#### EXERCISE OBJECTIVE:
Everything from the line containing "of exactly 0.04%." through the line containing "Ashwin Textiles owed" should be repeated exactly, and nothing else from the data.

*** DATASET ENTRIES

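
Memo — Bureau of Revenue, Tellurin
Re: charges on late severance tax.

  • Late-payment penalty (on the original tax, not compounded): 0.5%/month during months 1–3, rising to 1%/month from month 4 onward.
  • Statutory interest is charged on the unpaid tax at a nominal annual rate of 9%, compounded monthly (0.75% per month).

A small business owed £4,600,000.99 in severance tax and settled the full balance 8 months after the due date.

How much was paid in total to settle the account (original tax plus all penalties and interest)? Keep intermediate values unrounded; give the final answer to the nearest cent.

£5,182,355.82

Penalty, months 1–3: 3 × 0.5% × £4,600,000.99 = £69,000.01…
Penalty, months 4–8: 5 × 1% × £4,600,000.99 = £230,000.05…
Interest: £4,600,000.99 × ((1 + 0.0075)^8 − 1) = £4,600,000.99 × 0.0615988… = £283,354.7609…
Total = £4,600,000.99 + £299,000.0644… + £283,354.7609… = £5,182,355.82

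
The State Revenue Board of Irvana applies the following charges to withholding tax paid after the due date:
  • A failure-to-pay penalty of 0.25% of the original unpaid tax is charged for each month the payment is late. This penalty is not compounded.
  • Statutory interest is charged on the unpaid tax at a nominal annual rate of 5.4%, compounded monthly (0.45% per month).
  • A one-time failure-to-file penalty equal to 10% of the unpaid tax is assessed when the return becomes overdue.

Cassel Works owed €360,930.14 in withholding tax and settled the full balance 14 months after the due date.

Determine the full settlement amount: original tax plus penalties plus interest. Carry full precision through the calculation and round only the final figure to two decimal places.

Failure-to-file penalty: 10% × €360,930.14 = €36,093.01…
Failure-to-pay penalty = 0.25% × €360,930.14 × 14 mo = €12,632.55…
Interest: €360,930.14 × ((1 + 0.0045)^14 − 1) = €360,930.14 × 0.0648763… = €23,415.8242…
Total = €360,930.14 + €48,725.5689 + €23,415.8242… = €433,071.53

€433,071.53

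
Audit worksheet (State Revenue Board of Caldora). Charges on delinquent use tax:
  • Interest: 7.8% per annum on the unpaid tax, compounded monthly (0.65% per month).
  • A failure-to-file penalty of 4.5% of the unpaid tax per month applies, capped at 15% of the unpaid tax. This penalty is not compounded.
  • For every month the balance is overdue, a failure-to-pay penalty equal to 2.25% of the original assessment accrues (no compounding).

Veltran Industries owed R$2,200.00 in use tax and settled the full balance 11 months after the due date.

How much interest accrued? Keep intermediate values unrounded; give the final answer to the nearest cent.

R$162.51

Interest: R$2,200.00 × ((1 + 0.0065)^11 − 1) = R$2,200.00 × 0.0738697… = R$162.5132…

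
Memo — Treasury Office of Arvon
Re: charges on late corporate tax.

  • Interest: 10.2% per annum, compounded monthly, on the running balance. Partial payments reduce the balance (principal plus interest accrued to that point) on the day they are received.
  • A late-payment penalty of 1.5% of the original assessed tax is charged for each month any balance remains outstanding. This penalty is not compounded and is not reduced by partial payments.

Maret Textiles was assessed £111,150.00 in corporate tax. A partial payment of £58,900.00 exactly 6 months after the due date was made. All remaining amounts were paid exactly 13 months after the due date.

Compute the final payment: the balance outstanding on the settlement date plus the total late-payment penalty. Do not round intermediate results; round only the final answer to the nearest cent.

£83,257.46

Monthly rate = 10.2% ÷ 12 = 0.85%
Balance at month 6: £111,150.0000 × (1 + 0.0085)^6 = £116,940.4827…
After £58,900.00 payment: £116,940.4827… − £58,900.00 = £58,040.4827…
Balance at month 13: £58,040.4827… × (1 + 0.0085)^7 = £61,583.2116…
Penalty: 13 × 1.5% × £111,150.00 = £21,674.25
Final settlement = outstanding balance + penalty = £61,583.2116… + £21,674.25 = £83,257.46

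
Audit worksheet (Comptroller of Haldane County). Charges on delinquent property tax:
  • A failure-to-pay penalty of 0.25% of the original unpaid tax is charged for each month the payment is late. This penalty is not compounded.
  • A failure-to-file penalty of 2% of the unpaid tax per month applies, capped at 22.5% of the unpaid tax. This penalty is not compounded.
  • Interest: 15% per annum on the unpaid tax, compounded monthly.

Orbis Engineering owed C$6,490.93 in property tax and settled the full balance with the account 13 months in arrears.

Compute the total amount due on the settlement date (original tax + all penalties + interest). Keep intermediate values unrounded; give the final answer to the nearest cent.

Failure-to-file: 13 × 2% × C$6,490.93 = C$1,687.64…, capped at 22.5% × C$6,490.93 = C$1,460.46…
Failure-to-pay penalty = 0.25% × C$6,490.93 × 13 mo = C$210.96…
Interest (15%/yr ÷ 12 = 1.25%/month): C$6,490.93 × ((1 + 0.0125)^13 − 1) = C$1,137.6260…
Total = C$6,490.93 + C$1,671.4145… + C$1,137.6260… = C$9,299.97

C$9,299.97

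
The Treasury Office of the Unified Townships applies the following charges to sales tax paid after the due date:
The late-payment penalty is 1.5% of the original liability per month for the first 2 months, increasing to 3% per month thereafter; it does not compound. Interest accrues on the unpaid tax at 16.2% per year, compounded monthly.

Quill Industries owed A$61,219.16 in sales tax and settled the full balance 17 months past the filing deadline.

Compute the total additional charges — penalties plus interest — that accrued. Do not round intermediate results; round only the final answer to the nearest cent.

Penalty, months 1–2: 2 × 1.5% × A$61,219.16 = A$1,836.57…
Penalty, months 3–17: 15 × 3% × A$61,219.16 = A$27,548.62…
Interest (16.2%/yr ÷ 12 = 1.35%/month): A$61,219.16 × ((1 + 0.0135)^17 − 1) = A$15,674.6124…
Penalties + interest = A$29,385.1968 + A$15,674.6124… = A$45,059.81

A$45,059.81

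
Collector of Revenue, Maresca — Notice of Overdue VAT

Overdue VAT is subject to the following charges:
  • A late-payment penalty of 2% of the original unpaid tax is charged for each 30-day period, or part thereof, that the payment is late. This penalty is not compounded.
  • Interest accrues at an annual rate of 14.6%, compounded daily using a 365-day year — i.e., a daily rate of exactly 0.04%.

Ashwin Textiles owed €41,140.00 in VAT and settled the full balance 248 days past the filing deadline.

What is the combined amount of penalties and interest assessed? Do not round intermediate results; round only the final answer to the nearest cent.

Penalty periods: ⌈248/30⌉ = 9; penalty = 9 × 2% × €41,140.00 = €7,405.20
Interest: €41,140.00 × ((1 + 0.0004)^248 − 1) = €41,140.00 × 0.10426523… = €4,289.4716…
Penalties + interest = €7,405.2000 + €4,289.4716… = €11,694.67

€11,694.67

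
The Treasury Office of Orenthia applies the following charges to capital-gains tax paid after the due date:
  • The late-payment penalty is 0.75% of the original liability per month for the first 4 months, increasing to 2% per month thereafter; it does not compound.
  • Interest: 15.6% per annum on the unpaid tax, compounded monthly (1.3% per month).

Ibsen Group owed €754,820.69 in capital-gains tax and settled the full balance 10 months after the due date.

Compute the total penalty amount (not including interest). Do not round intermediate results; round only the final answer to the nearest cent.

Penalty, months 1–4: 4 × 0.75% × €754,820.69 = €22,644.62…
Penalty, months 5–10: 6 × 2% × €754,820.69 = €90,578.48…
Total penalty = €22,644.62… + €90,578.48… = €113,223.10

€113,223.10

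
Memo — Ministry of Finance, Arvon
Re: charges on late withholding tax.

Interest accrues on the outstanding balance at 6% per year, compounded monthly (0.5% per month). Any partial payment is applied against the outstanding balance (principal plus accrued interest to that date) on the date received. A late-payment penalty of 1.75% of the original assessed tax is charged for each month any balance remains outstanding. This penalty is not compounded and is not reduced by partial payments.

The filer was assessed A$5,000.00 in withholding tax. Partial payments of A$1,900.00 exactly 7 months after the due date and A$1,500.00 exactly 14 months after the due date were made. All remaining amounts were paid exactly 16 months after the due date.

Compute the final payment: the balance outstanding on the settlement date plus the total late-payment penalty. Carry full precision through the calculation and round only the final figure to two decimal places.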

******

#### RESULT FOR THIS TASK:
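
  • Interest accrues at an annual rate of 14.6%, compounded daily using a 365-day year — i.e., a daily rate of exactly 0.04%.

Ashwin Textiles owed €41,140.00 in VAT and settled the full balance 248 days past the filing deadline.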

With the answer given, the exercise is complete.